*What you are asked to do:* The answer should contain each record below, repeated exactly.

Collected data
=====

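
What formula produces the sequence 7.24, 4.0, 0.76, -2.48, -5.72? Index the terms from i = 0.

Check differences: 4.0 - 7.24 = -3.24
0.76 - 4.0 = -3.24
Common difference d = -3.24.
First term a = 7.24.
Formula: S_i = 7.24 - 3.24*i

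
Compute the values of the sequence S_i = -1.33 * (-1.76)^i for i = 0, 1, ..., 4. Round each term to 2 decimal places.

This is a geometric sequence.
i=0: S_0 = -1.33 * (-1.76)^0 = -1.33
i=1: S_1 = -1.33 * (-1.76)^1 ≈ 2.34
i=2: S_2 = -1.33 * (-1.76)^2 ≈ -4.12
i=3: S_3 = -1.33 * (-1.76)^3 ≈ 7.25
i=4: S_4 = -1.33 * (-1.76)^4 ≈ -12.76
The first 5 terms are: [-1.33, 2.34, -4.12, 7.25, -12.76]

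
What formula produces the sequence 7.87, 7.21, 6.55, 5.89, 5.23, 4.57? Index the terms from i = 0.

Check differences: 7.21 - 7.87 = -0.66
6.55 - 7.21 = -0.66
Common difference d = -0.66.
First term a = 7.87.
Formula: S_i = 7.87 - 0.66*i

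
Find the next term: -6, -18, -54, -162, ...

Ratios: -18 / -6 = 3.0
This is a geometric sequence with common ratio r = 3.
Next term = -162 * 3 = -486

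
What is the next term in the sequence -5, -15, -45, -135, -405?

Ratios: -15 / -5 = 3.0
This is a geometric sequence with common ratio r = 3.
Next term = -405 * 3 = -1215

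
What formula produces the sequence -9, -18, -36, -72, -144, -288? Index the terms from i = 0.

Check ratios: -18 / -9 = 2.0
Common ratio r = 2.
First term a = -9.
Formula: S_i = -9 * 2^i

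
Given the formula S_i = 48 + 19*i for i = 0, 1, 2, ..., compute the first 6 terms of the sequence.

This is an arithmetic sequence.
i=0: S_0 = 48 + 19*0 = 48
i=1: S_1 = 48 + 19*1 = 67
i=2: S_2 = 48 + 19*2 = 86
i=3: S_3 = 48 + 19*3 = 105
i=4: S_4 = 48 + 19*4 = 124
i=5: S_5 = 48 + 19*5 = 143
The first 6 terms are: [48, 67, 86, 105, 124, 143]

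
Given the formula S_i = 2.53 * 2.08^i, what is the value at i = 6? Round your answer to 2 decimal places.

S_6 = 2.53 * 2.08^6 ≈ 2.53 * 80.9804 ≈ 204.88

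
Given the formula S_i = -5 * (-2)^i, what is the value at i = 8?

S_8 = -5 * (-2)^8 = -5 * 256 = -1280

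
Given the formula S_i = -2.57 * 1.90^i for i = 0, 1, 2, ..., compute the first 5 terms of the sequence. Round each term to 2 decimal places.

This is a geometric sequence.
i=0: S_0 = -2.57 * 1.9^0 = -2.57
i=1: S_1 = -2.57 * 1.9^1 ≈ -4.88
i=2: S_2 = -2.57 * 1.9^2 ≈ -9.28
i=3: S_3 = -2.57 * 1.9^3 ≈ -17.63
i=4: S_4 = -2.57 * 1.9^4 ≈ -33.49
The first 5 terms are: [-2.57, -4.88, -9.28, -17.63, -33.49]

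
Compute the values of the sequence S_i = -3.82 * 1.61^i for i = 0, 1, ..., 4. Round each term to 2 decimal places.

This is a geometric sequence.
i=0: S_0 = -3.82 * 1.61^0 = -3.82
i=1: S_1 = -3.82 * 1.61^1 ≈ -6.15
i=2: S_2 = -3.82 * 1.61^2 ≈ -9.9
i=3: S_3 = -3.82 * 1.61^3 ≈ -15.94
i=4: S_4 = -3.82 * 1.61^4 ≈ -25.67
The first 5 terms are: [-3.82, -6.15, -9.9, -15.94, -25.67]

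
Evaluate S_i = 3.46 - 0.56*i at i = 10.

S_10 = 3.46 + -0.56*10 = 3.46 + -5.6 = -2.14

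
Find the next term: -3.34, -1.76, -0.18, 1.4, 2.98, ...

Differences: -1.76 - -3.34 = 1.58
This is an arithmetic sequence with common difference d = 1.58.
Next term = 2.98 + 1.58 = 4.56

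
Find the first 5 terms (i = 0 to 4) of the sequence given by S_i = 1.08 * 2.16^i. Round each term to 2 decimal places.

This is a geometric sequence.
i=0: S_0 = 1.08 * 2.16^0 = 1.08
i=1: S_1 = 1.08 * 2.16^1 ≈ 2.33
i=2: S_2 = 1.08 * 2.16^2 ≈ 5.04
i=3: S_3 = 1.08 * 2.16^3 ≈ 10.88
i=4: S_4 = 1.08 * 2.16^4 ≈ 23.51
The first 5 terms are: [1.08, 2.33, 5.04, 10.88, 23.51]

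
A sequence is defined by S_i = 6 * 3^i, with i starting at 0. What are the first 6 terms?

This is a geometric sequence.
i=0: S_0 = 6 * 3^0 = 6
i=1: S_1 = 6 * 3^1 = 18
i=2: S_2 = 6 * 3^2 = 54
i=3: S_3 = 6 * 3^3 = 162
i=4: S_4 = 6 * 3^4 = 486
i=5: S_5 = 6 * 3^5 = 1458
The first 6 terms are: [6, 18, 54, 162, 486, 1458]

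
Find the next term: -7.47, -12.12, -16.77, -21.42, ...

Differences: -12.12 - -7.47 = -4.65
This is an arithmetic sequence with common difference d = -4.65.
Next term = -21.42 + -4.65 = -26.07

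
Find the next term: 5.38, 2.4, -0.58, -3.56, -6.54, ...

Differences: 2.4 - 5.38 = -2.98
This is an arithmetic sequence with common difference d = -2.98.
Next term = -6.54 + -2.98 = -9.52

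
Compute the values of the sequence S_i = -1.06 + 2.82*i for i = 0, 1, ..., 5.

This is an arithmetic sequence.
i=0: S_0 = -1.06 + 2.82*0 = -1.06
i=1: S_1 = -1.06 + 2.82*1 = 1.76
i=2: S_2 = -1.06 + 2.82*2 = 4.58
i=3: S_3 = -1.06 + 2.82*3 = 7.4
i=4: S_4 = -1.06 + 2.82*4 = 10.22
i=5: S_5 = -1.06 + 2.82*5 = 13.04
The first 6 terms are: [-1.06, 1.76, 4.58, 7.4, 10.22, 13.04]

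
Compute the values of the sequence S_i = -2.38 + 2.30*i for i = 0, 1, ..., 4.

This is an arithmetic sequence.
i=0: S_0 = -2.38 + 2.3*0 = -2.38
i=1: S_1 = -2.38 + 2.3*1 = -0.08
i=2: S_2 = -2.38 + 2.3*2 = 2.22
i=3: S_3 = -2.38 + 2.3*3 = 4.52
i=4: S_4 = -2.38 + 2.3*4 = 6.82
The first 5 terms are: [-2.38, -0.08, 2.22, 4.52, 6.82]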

=====

*Response to the exercise:*
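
What formula produces the sequence 7.24, 4.0, 0.76, -2.48, -5.72? Index the terms from i = 0.

Check differences: 4.0 - 7.24 = -3.24
0.76 - 4.0 = -3.24
Common difference d = -3.24.
First term a = 7.24.
Formula: S_i = 7.24 - 3.24*i

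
Compute the values of the sequence S_i = -1.33 * (-1.76)^i for i = 0, 1, ..., 4. Round each term to 2 decimal places.

This is a geometric sequence.
i=0: S_0 = -1.33 * (-1.76)^0 = -1.33
i=1: S_1 = -1.33 * (-1.76)^1 ≈ 2.34
i=2: S_2 = -1.33 * (-1.76)^2 ≈ -4.12
i=3: S_3 = -1.33 * (-1.76)^3 ≈ 7.25
i=4: S_4 = -1.33 * (-1.76)^4 ≈ -12.76
The first 5 terms are: [-1.33, 2.34, -4.12, 7.25, -12.76]

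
What formula produces the sequence 7.87, 7.21, 6.55, 5.89, 5.23, 4.57? Index the terms from i = 0.

Check differences: 7.21 - 7.87 = -0.66
6.55 - 7.21 = -0.66
Common difference d = -0.66.
First term a = 7.87.
Formula: S_i = 7.87 - 0.66*i

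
Find the next term: -6, -18, -54, -162, ...

Ratios: -18 / -6 = 3.0
This is a geometric sequence with common ratio r = 3.
Next term = -162 * 3 = -486

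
What is the next term in the sequence -5, -15, -45, -135, -405?

Ratios: -15 / -5 = 3.0
This is a geometric sequence with common ratio r = 3.
Next term = -405 * 3 = -1215

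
What formula produces the sequence -9, -18, -36, -72, -144, -288? Index the terms from i = 0.

Check ratios: -18 / -9 = 2.0
Common ratio r = 2.
First term a = -9.
Formula: S_i = -9 * 2^i

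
Given the formula S_i = 48 + 19*i for i = 0, 1, 2, ..., compute the first 6 terms of the sequence.

This is an arithmetic sequence.
i=0: S_0 = 48 + 19*0 = 48
i=1: S_1 = 48 + 19*1 = 67
i=2: S_2 = 48 + 19*2 = 86
i=3: S_3 = 48 + 19*3 = 105
i=4: S_4 = 48 + 19*4 = 124
i=5: S_5 = 48 + 19*5 = 143
The first 6 terms are: [48, 67, 86, 105, 124, 143]

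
Given the formula S_i = 2.53 * 2.08^i, what is the value at i = 6? Round your answer to 2 decimal places.

S_6 = 2.53 * 2.08^6 ≈ 2.53 * 80.9804 ≈ 204.88

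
Given the formula S_i = -5 * (-2)^i, what is the value at i = 8?

S_8 = -5 * (-2)^8 = -5 * 256 = -1280

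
Given the formula S_i = -2.57 * 1.90^i for i = 0, 1, 2, ..., compute the first 5 terms of the sequence. Round each term to 2 decimal places.

This is a geometric sequence.
i=0: S_0 = -2.57 * 1.9^0 = -2.57
i=1: S_1 = -2.57 * 1.9^1 ≈ -4.88
i=2: S_2 = -2.57 * 1.9^2 ≈ -9.28
i=3: S_3 = -2.57 * 1.9^3 ≈ -17.63
i=4: S_4 = -2.57 * 1.9^4 ≈ -33.49
The first 5 terms are: [-2.57, -4.88, -9.28, -17.63, -33.49]

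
Compute the values of the sequence S_i = -3.82 * 1.61^i for i = 0, 1, ..., 4. Round each term to 2 decimal places.

This is a geometric sequence.
i=0: S_0 = -3.82 * 1.61^0 = -3.82
i=1: S_1 = -3.82 * 1.61^1 ≈ -6.15
i=2: S_2 = -3.82 * 1.61^2 ≈ -9.9
i=3: S_3 = -3.82 * 1.61^3 ≈ -15.94
i=4: S_4 = -3.82 * 1.61^4 ≈ -25.67
The first 5 terms are: [-3.82, -6.15, -9.9, -15.94, -25.67]

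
Evaluate S_i = 3.46 - 0.56*i at i = 10.

S_10 = 3.46 + -0.56*10 = 3.46 + -5.6 = -2.14

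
Find the next term: -3.34, -1.76, -0.18, 1.4, 2.98, ...

Differences: -1.76 - -3.34 = 1.58
This is an arithmetic sequence with common difference d = 1.58.
Next term = 2.98 + 1.58 = 4.56

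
Find the first 5 terms (i = 0 to 4) of the sequence given by S_i = 1.08 * 2.16^i. Round each term to 2 decimal places.

This is a geometric sequence.
i=0: S_0 = 1.08 * 2.16^0 = 1.08
i=1: S_1 = 1.08 * 2.16^1 ≈ 2.33
i=2: S_2 = 1.08 * 2.16^2 ≈ 5.04
i=3: S_3 = 1.08 * 2.16^3 ≈ 10.88
i=4: S_4 = 1.08 * 2.16^4 ≈ 23.51
The first 5 terms are: [1.08, 2.33, 5.04, 10.88, 23.51]

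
A sequence is defined by S_i = 6 * 3^i, with i starting at 0. What are the first 6 terms?

This is a geometric sequence.
i=0: S_0 = 6 * 3^0 = 6
i=1: S_1 = 6 * 3^1 = 18
i=2: S_2 = 6 * 3^2 = 54
i=3: S_3 = 6 * 3^3 = 162
i=4: S_4 = 6 * 3^4 = 486
i=5: S_5 = 6 * 3^5 = 1458
The first 6 terms are: [6, 18, 54, 162, 486, 1458]

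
Find the next term: -7.47, -12.12, -16.77, -21.42, ...

Differences: -12.12 - -7.47 = -4.65
This is an arithmetic sequence with common difference d = -4.65.
Next term = -21.42 + -4.65 = -26.07

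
Find the next term: 5.38, 2.4, -0.58, -3.56, -6.54, ...

Differences: 2.4 - 5.38 = -2.98
This is an arithmetic sequence with common difference d = -2.98.
Next term = -6.54 + -2.98 = -9.52

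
Compute the values of the sequence S_i = -1.06 + 2.82*i for i = 0, 1, ..., 5.

This is an arithmetic sequence.
i=0: S_0 = -1.06 + 2.82*0 = -1.06
i=1: S_1 = -1.06 + 2.82*1 = 1.76
i=2: S_2 = -1.06 + 2.82*2 = 4.58
i=3: S_3 = -1.06 + 2.82*3 = 7.4
i=4: S_4 = -1.06 + 2.82*4 = 10.22
i=5: S_5 = -1.06 + 2.82*5 = 13.04
The first 6 terms are: [-1.06, 1.76, 4.58, 7.4, 10.22, 13.04]

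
Compute the values of the sequence S_i = -2.38 + 2.30*i for i = 0, 1, ..., 4.

This is an arithmetic sequence.
i=0: S_0 = -2.38 + 2.3*0 = -2.38
i=1: S_1 = -2.38 + 2.3*1 = -0.08
i=2: S_2 = -2.38 + 2.3*2 = 2.22
i=3: S_3 = -2.38 + 2.3*3 = 4.52
i=4: S_4 = -2.38 + 2.3*4 = 6.82
The first 5 terms are: [-2.38, -0.08, 2.22, 4.52, 6.82]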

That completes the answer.